Repeat the listing below in full, exactly.

▶ _SUPPLIED RECORDS_:

Start of Block

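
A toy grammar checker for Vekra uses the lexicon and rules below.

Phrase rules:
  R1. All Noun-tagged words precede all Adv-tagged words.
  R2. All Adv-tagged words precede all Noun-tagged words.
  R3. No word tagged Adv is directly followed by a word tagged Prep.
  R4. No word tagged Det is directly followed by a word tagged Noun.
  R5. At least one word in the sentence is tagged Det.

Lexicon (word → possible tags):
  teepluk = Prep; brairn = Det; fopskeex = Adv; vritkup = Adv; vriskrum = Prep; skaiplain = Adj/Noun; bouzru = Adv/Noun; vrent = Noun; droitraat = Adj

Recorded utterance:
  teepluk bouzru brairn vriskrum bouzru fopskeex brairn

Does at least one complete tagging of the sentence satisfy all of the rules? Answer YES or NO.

YES

Candidates per position — 1:teepluk {Prep}; 2:bouzru {Adv,Noun}; 3:brairn {Det}; 4:vriskrum {Prep}; 5:bouzru {Adv,Noun}; 6:fopskeex {Adv}; 7:brairn {Det}.
One satisfying assignment: Prep Adv Det Prep Adv Adv Det.
Check: rule 1 ✓; rule 2 ✓; rule 3 ✓; rule 4 ✓; rule 5 ✓.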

End of Block

▶ _RESULT OF THIS TASK_:
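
A toy grammar checker for Vekra uses the lexicon and rules below.

Phrase rules:
  R1. All Noun-tagged words precede all Adv-tagged words.
  R2. All Adv-tagged words precede all Noun-tagged words.
  R3. No word tagged Adv is directly followed by a word tagged Prep.
  R4. No word tagged Det is directly followed by a word tagged Noun.
  R5. At least one word in the sentence is tagged Det.

Lexicon (word → possible tags):
  teepluk = Prep; brairn = Det; fopskeex = Adv; vritkup = Adv; vriskrum = Prep; skaiplain = Adj/Noun; bouzru = Adv/Noun; vrent = Noun; droitraat = Adj

Recorded utterance:
  teepluk bouzru brairn vriskrum bouzru fopskeex brairn

Does at least one complete tagging of the sentence satisfy all of the rules? Answer YES or NO.

YES

Candidates per position — 1:teepluk {Prep}; 2:bouzru {Adv,Noun}; 3:brairn {Det}; 4:vriskrum {Prep}; 5:bouzru {Adv,Noun}; 6:fopskeex {Adv}; 7:brairn {Det}.
One satisfying assignment: Prep Adv Det Prep Adv Adv Det.
Check: rule 1 ✓; rule 2 ✓; rule 3 ✓; rule 4 ✓; rule 5 ✓.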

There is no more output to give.